Action item: Every line that holds the word "Derivative" needs to be copied from the data below.

Saved entries:
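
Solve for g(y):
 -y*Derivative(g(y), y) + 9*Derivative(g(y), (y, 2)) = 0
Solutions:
 g(y) = C1 + C2*erfi(sqrt(2)*y/6)


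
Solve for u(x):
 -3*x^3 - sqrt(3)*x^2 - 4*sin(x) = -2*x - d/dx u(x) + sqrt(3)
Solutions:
 u(x) = C1 + 3*x^4/4 + sqrt(3)*x^3/3 - x^2 + sqrt(3)*x - 4*cos(x)


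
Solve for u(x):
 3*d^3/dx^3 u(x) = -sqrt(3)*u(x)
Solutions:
 u(x) = C3*exp(-3^(5/6)*x/3) + (C1*sin(3^(1/3)*x/2) + C2*cos(3^(1/3)*x/2))*exp(3^(5/6)*x/6)


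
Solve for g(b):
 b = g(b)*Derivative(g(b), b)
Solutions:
 g(b) = -sqrt(C1 + b^2)
 g(b) = sqrt(C1 + b^2)


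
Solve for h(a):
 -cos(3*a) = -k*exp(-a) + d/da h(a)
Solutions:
 h(a) = C1 - k*exp(-a) - sin(3*a)/3


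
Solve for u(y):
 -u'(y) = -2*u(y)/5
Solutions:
 u(y) = C1*exp(2*y/5)


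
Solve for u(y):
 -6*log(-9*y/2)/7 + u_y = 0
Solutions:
 u(y) = C1 + 6*y*log(-y)/7 + 6*y*(-1 - log(2) + 2*log(3))/7


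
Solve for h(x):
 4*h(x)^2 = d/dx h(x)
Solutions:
 h(x) = -1/(C1 + 4*x)


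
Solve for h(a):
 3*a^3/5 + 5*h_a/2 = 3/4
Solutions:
 h(a) = C1 - 3*a^4/50 + 3*a/10


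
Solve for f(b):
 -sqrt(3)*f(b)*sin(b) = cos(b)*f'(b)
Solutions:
 f(b) = C1*cos(b)^(sqrt(3))


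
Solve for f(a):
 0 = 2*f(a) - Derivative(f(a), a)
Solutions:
 f(a) = C1*exp(2*a)


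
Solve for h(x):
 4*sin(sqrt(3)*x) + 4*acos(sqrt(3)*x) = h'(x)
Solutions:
 h(x) = C1 + 4*x*acos(sqrt(3)*x) - 4*sqrt(3)*sqrt(1 - 3*x^2)/3 - 4*sqrt(3)*cos(sqrt(3)*x)/3


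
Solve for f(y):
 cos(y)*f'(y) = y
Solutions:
 f(y) = C1 + Integral(y/cos(y), y)


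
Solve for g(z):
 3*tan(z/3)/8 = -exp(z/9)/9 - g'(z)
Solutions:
 g(z) = C1 - exp(z/9) + 9*log(cos(z/3))/8


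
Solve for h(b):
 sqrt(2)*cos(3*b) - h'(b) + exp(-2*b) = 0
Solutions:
 h(b) = C1 + sqrt(2)*sin(3*b)/3 - exp(-2*b)/2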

Answer area:
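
 -y*Derivative(g(y), y) + 9*Derivative(g(y), (y, 2)) = 0
 b = g(b)*Derivative(g(b), b)
 0 = 2*f(a) - Derivative(f(a), a)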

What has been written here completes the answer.